*Instructions to follow:* From the first line to the last, please write out the data exactly.

(Beginning of Data for analysis)

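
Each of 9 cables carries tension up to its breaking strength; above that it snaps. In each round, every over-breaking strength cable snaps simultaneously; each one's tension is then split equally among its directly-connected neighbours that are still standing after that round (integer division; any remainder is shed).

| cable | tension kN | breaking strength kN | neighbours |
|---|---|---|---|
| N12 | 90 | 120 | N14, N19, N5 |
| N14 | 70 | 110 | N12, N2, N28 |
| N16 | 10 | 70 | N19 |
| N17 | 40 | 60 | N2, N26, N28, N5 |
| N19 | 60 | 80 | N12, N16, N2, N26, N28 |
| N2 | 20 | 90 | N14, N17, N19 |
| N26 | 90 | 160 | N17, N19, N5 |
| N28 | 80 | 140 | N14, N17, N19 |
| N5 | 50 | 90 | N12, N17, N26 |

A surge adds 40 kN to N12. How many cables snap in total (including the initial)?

Round 1 — N12 at 130 > 120. N12 snaps.
  N12 sheds 130 kN to N14, N19, N5: 43 each (1 lost).
    N14: 70+43 = 113 > 110
    N19: 60+43 = 103 > 80
    N5: 50+43 = 93 > 90
Round 2 — N14, N19, N5 snap.
  N14 sheds 113 kN to N2, N28: 56 each (1 lost).
    N2: 20+56 = 76 ≤ 90
    N28: 80+56 = 136 ≤ 140
  N19 sheds 103 kN to N16, N2, N26, N28: 25 each (3 lost).
    N16: 10+25 = 35 ≤ 70
    N2: 76+25 = 101 > 90
    N26: 90+25 = 115 ≤ 160
    N28: 136+25 = 161 > 140
  N5 sheds 93 kN to N17, N26: 46 each (1 lost).
    N17: 40+46 = 86 > 60
    N26: 115+46 = 161 > 160
Round 3 — N17, N2, N26, N28 snap.
  N17 sheds 86 kN: no online neighbours, lost.
  N2 sheds 101 kN: no online neighbours, lost.
  N26 sheds 161 kN: no online neighbours, lost.
  N28 sheds 161 kN: no online neighbours, lost.
No further breaks.

8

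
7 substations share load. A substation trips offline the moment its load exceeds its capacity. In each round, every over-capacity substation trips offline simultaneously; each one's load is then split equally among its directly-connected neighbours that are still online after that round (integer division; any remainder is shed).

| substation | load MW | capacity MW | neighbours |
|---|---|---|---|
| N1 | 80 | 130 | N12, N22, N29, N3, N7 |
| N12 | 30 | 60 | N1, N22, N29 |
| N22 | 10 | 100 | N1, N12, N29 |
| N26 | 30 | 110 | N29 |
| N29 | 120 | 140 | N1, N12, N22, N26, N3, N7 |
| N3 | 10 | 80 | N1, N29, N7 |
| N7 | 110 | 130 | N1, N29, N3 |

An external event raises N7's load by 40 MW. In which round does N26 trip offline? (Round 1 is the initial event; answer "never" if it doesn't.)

Round 1 — N7 at 150 > 130. N7 trips offline.
  N7 sheds 150 MW to N1, N29, N3: 50 each.
    N1: 80+50 = 130 ≤ 130
    N29: 120+50 = 170 > 140
    N3: 10+50 = 60 ≤ 80
Round 2 — N29 trips offline.
  N29 sheds 170 MW to N1, N12, N22, N26, N3: 34 each.
    N1: 130+34 = 164 > 130
    N12: 30+34 = 64 > 60
    N22: 10+34 = 44 ≤ 100
    N26: 30+34 = 64 ≤ 110
    N3: 60+34 = 94 > 80
Round 3 — N1, N12, N3 trip offline.
  N1 sheds 164 MW to N22: 164 each.
    N22: 44+164 = 208 > 100
  N12 sheds 64 MW to N22: 64 each.
    N22: 208+64 = 272 > 100
  N3 sheds 94 MW: no online neighbours, lost.
Round 4 — N22 trips offline.
  N22 sheds 272 MW: no online neighbours, lost.
No further trips.

never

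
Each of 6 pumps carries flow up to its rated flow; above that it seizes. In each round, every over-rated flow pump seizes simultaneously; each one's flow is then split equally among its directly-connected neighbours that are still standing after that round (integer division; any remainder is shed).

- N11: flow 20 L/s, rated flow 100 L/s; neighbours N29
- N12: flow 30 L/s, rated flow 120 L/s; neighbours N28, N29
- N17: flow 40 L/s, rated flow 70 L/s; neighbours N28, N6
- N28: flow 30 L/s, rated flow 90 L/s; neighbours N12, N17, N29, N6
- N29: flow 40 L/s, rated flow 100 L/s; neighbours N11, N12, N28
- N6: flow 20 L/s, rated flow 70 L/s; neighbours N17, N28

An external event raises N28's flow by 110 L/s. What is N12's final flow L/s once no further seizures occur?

65

Round 1 — N28 at 140 > 90. N28 seizes.
  N28 sheds 140 L/s to N12, N17, N29, N6: 35 each.
    N12: 30+35 = 65 ≤ 120
    N17: 40+35 = 75 > 70
    N29: 40+35 = 75 ≤ 100
    N6: 20+35 = 55 ≤ 70
Round 2 — N17 seizes.
  N17 sheds 75 L/s to N6: 75 each.
    N6: 55+75 = 130 > 70
Round 3 — N6 seizes.
  N6 sheds 130 L/s: no online neighbours, lost.
No further seizures.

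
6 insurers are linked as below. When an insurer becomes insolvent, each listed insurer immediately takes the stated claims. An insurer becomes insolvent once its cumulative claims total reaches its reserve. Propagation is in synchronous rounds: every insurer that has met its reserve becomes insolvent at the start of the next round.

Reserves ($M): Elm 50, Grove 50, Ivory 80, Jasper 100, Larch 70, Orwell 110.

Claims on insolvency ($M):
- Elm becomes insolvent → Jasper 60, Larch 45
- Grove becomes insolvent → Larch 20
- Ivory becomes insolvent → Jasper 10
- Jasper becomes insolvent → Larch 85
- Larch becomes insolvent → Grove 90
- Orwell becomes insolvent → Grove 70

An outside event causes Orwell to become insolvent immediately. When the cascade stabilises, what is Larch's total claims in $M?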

(End of Data for analysis)

*Reply:*
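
Each of 9 cables carries tension up to its breaking strength; above that it snaps. In each round, every over-breaking strength cable snaps simultaneously; each one's tension is then split equally among its directly-connected neighbours that are still standing after that round (integer division; any remainder is shed).

| cable | tension kN | breaking strength kN | neighbours |
|---|---|---|---|
| N12 | 90 | 120 | N14, N19, N5 |
| N14 | 70 | 110 | N12, N2, N28 |
| N16 | 10 | 70 | N19 |
| N17 | 40 | 60 | N2, N26, N28, N5 |
| N19 | 60 | 80 | N12, N16, N2, N26, N28 |
| N2 | 20 | 90 | N14, N17, N19 |
| N26 | 90 | 160 | N17, N19, N5 |
| N28 | 80 | 140 | N14, N17, N19 |
| N5 | 50 | 90 | N12, N17, N26 |

A surge adds 40 kN to N12. How many cables snap in total (including the initial)?

Round 1 — N12 at 130 > 120. N12 snaps.
  N12 sheds 130 kN to N14, N19, N5: 43 each (1 lost).
    N14: 70+43 = 113 > 110
    N19: 60+43 = 103 > 80
    N5: 50+43 = 93 > 90
Round 2 — N14, N19, N5 snap.
  N14 sheds 113 kN to N2, N28: 56 each (1 lost).
    N2: 20+56 = 76 ≤ 90
    N28: 80+56 = 136 ≤ 140
  N19 sheds 103 kN to N16, N2, N26, N28: 25 each (3 lost).
    N16: 10+25 = 35 ≤ 70
    N2: 76+25 = 101 > 90
    N26: 90+25 = 115 ≤ 160
    N28: 136+25 = 161 > 140
  N5 sheds 93 kN to N17, N26: 46 each (1 lost).
    N17: 40+46 = 86 > 60
    N26: 115+46 = 161 > 160
Round 3 — N17, N2, N26, N28 snap.
  N17 sheds 86 kN: no online neighbours, lost.
  N2 sheds 101 kN: no online neighbours, lost.
  N26 sheds 161 kN: no online neighbours, lost.
  N28 sheds 161 kN: no online neighbours, lost.
No further breaks.

8

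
7 substations share load. A substation trips offline the moment its load exceeds its capacity. In each round, every over-capacity substation trips offline simultaneously; each one's load is then split equally among its directly-connected neighbours that are still online after that round (integer division; any remainder is shed).

| substation | load MW | capacity MW | neighbours |
|---|---|---|---|
| N1 | 80 | 130 | N12, N22, N29, N3, N7 |
| N12 | 30 | 60 | N1, N22, N29 |
| N22 | 10 | 100 | N1, N12, N29 |
| N26 | 30 | 110 | N29 |
| N29 | 120 | 140 | N1, N12, N22, N26, N3, N7 |
| N3 | 10 | 80 | N1, N29, N7 |
| N7 | 110 | 130 | N1, N29, N3 |

An external event raises N7's load by 40 MW. In which round does N26 trip offline? (Round 1 is the initial event; answer "never" if it doesn't.)

Round 1 — N7 at 150 > 130. N7 trips offline.
  N7 sheds 150 MW to N1, N29, N3: 50 each.
    N1: 80+50 = 130 ≤ 130
    N29: 120+50 = 170 > 140
    N3: 10+50 = 60 ≤ 80
Round 2 — N29 trips offline.
  N29 sheds 170 MW to N1, N12, N22, N26, N3: 34 each.
    N1: 130+34 = 164 > 130
    N12: 30+34 = 64 > 60
    N22: 10+34 = 44 ≤ 100
    N26: 30+34 = 64 ≤ 110
    N3: 60+34 = 94 > 80
Round 3 — N1, N12, N3 trip offline.
  N1 sheds 164 MW to N22: 164 each.
    N22: 44+164 = 208 > 100
  N12 sheds 64 MW to N22: 64 each.
    N22: 208+64 = 272 > 100
  N3 sheds 94 MW: no online neighbours, lost.
Round 4 — N22 trips offline.
  N22 sheds 272 MW: no online neighbours, lost.
No further trips.

never

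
Each of 6 pumps carries flow up to its rated flow; above that it seizes. In each round, every over-rated flow pump seizes simultaneously; each one's flow is then split equally among its directly-connected neighbours that are still standing after that round (integer division; any remainder is shed).

- N11: flow 20 L/s, rated flow 100 L/s; neighbours N29
- N12: flow 30 L/s, rated flow 120 L/s; neighbours N28, N29
- N17: flow 40 L/s, rated flow 70 L/s; neighbours N28, N6
- N28: flow 30 L/s, rated flow 90 L/s; neighbours N12, N17, N29, N6
- N29: flow 40 L/s, rated flow 100 L/s; neighbours N11, N12, N28
- N6: flow 20 L/s, rated flow 70 L/s; neighbours N17, N28

An external event raises N28's flow by 110 L/s. What is N12's final flow L/s once no further seizures occur?

65

Round 1 — N28 at 140 > 90. N28 seizes.
  N28 sheds 140 L/s to N12, N17, N29, N6: 35 each.
    N12: 30+35 = 65 ≤ 120
    N17: 40+35 = 75 > 70
    N29: 40+35 = 75 ≤ 100
    N6: 20+35 = 55 ≤ 70
Round 2 — N17 seizes.
  N17 sheds 75 L/s to N6: 75 each.
    N6: 55+75 = 130 > 70
Round 3 — N6 seizes.
  N6 sheds 130 L/s: no online neighbours, lost.
No further seizures.

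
6 insurers are linked as below. When an insurer becomes insolvent, each listed insurer immediately takes the stated claims. An insurer becomes insolvent once its cumulative claims total reaches its reserve. Propagation is in synchronous rounds: every insurer that has met its reserve becomes insolvent at the start of the next round.

Reserves ($M): Elm 50, Grove 50, Ivory 80, Jasper 100, Larch 70, Orwell 110.

Claims on insolvency ($M):
- Elm becomes insolvent → Jasper 60, Larch 45
- Grove becomes insolvent → Larch 20
- Ivory becomes insolvent → Jasper 10
- Jasper becomes insolvent → Larch 85
- Larch becomes insolvent → Grove 90
- Orwell becomes insolvent → Grove 70

An outside event causes Orwell to become insolvent immediately. When the cascade stabilises, what is Larch's total claims in $M?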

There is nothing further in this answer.